> Problem description: The result should be the line with "A calculation in Planck units gives a volume" followed by every remaining line of the entries, each reproduced exactly, with nothing else.

> Material shown:
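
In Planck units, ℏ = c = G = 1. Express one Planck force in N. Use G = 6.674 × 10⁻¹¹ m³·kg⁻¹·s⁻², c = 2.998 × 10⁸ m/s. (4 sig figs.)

Dimensional analysis gives F_P = c⁴/G.
  = 8.078 × 10³³ / 6.674 × 10⁻¹¹
  = 1.210 × 10⁴⁴ N

1.210 × 10⁴⁴ N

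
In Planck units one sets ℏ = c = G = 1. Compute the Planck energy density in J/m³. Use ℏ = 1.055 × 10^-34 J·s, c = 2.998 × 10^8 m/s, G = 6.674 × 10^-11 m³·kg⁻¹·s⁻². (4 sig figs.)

u_P = c⁷/(ℏG²)
  = 2.177 × 10^59 / 4.699 × 10^-55
  = 4.632 × 10^113 J/m³

4.632 × 10^113 J/m³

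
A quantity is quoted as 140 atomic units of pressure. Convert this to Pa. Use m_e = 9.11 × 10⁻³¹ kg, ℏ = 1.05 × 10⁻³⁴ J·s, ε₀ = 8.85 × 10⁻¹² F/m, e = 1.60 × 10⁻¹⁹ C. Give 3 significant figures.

4.22 × 10¹⁵ Pa

One atomic unit of pressure: P_au = E_h/a₀³ = m_e⁴e¹⁰/((4πε₀)⁵ℏ⁸) = 3.01 × 10¹³ Pa.
140 × 3.01 × 10¹³ Pa = 4.22 × 10¹⁵ Pa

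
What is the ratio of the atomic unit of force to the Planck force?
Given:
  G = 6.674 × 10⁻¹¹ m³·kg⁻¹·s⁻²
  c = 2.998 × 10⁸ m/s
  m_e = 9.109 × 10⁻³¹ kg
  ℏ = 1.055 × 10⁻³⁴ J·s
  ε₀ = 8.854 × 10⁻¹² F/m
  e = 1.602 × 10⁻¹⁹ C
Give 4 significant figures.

6.791 × 10⁻⁵²

atomic unit of force: F_au = E_h/a₀ = m_e²e⁶/((4πε₀)³ℏ⁴) = 8.220 × 10⁻⁸ N
Planck force: F_P = c⁴/G = 1.210 × 10⁴⁴ N
ratio = 8.220 × 10⁻⁸ / 1.210 × 10⁴⁴ = 6.791 × 10⁻⁵²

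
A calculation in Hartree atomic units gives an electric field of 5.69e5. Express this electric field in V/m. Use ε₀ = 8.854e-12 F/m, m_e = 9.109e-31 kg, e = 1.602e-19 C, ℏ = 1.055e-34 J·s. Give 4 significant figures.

One atomic unit of electric field: E_au = E_h/(e a₀) = m_e²e⁵/((4πε₀)³ℏ⁴) = 5.131e11 V/m.
5.69e5 × 5.131e11 V/m = 2.919e17 V/m

2.919e17 V/m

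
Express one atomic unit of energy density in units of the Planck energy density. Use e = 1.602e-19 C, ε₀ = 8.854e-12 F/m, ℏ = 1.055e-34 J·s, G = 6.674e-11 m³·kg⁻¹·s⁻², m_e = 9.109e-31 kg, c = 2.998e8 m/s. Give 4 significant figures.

6.323e-101

atomic unit of energy density: u_au = E_h/a₀³ = m_e⁴e¹⁰/((4πε₀)⁵ℏ⁸) = 2.929e13 J/m³
Planck energy density: u_P = c⁷/(ℏG²) = 4.632e113 J/m³
ratio = 2.929e13 / 4.632e113 = 6.323e-101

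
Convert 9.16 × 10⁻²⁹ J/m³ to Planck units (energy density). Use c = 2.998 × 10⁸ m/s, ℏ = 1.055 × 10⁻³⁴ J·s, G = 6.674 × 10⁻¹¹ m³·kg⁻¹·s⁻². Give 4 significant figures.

Planck energy density: u_P = c⁷/(ℏG²) = 4.632 × 10¹¹³ J/m³.
9.16 × 10⁻²⁹ / 4.632 × 10¹¹³ = 1.977 × 10⁻¹⁴²

1.977 × 10⁻¹⁴²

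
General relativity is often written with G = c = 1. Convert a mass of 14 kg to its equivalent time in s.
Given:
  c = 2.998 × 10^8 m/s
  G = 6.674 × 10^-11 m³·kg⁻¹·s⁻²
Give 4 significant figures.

Mass → time via G/c³.
14 kg × (G/c³) = 3.468 × 10^-35 s

3.468 × 10^-35 s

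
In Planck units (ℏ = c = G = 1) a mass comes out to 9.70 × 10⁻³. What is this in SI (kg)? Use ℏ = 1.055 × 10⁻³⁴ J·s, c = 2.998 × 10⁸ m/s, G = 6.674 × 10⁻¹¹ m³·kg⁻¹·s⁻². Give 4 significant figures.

2.112 × 10⁻¹⁰ kg

One Planck mass: m_P = √(ℏc/G) = 2.177 × 10⁻⁸ kg.
9.70 × 10⁻³ × 2.177 × 10⁻⁸ kg = 2.112 × 10⁻¹⁰ kg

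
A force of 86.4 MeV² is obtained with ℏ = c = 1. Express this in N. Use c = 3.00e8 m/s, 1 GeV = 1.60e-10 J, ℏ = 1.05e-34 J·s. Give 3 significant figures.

Force is [E]/[L] = [E]²/(ℏc); restore (ℏc)⁻¹.
1 GeV² → 1/(ℏc) × (1 GeV in J)² = 8.13e5 N.
Convert the energy scale: 86.4 MeV² = 8.64e-5 GeV².
Result: 8.64e-5 × 8.13e5 = 70.2 N.

70.2 N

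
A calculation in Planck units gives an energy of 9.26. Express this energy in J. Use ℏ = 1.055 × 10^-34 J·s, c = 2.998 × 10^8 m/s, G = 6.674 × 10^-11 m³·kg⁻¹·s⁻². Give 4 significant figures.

One Planck energy: E_P = √(ℏc⁵/G) = 1.957 × 10^9 J.
9.26 × 1.957 × 10^9 J = 1.812 × 10^10 J

1.812 × 10^10 J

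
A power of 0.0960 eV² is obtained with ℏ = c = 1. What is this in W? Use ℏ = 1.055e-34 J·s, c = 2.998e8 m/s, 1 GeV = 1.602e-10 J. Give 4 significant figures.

Power is [E]/[T] = [E]²/ℏ.
1 GeV² → 1/ℏ × (1 GeV in J)² = 2.433e14 W.
Convert the energy scale: 0.0960 eV² = 9.60e-20 GeV².
Result: 9.60e-20 × 2.433e14 = 2.335e-5 W.

2.335e-5 W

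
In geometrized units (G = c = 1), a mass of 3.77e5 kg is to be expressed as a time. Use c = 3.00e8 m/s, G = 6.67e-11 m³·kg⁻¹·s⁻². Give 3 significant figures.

9.31e-31 s

Mass → time via G/c³.
3.77e5 kg × (G/c³) = 9.31e-31 s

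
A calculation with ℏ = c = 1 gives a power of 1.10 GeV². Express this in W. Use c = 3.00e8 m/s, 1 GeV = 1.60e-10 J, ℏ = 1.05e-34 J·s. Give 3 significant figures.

2.68e14 W

Power is [E]/[T] = [E]²/ℏ.
1 GeV² → 1/ℏ × (1 GeV in J)² = 2.44e14 W.
Result: 1.10 × 2.44e14 = 2.68e14 W.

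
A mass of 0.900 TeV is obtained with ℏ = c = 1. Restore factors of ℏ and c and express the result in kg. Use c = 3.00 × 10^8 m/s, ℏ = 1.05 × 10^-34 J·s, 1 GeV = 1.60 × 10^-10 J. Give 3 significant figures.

Mass is [E]/c²; divide by c².
1 GeV → 1/c² × (1 GeV in J) = 1.78 × 10^-27 kg.
Convert the energy scale: 0.900 TeV = 900 GeV.
Result: 900 × 1.78 × 10^-27 = 1.60 × 10^-24 kg.

1.60 × 10^-24 kg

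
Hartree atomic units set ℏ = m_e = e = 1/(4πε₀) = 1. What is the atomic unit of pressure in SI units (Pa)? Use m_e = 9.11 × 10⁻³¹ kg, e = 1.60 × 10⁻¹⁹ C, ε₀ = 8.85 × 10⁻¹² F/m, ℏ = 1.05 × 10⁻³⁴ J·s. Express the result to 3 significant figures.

3.01 × 10¹³ Pa

From ℏ = m_e = e = 1/(4πε₀) = 1 the pressure scale is P_au = E_h/a₀³ = m_e⁴e¹⁰/((4πε₀)⁵ℏ⁸).
E_h = 4.38 × 10⁻¹⁸ J
a₀ = 5.26 × 10⁻¹¹ m
E_h/a₀³ = 3.01 × 10¹³ Pa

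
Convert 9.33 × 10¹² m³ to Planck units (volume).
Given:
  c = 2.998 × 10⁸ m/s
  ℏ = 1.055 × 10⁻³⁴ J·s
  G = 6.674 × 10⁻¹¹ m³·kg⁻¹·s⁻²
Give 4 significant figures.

Planck volume: V_P = (ℏG/c³)^(3/2) = 4.224 × 10⁻¹⁰⁵ m³.
9.33 × 10¹² / 4.224 × 10⁻¹⁰⁵ = 2.209 × 10¹¹⁷

2.209 × 10¹¹⁷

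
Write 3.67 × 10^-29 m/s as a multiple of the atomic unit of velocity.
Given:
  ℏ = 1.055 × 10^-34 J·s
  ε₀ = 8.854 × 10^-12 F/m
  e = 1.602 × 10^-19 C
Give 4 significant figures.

atomic unit of velocity: v_au = e²/(4πε₀ℏ) = 2.186 × 10^6 m/s.
3.67 × 10^-29 / 2.186 × 10^6 = 1.679 × 10^-35

1.679 × 10^-35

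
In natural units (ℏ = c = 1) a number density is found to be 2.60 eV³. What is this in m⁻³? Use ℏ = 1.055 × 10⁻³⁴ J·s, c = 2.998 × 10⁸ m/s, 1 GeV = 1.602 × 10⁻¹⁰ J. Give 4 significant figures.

3.378 × 10²⁰ m⁻³

Number density is [L]⁻³ = [E]³/(ℏc)³.
1 GeV³ → 1/(ℏc)³ × (1 GeV in J)³ = 1.299 × 10⁴⁷ m⁻³.
Convert the energy scale: 2.60 eV³ = 2.60 × 10⁻²⁷ GeV³.
Result: 2.60 × 10⁻²⁷ × 1.299 × 10⁴⁷ = 3.378 × 10²⁰ m⁻³.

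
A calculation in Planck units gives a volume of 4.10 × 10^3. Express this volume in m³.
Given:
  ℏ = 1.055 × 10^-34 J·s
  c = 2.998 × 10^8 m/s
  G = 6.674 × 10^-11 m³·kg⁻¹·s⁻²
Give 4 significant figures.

1.732 × 10^-101 m³

One Planck volume: V_P = (ℏG/c³)^(3/2) = 4.224 × 10^-105 m³.
4.10 × 10^3 × 4.224 × 10^-105 m³ = 1.732 × 10^-101 m³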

> Solution for this problem:
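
A calculation in Planck units gives a volume of 4.10 × 10^3. Express this volume in m³.
Given:
  ℏ = 1.055 × 10^-34 J·s
  c = 2.998 × 10^8 m/s
  G = 6.674 × 10^-11 m³·kg⁻¹·s⁻²
Give 4 significant figures.

1.732 × 10^-101 m³

One Planck volume: V_P = (ℏG/c³)^(3/2) = 4.224 × 10^-105 m³.
4.10 × 10^3 × 4.224 × 10^-105 m³ = 1.732 × 10^-101 m³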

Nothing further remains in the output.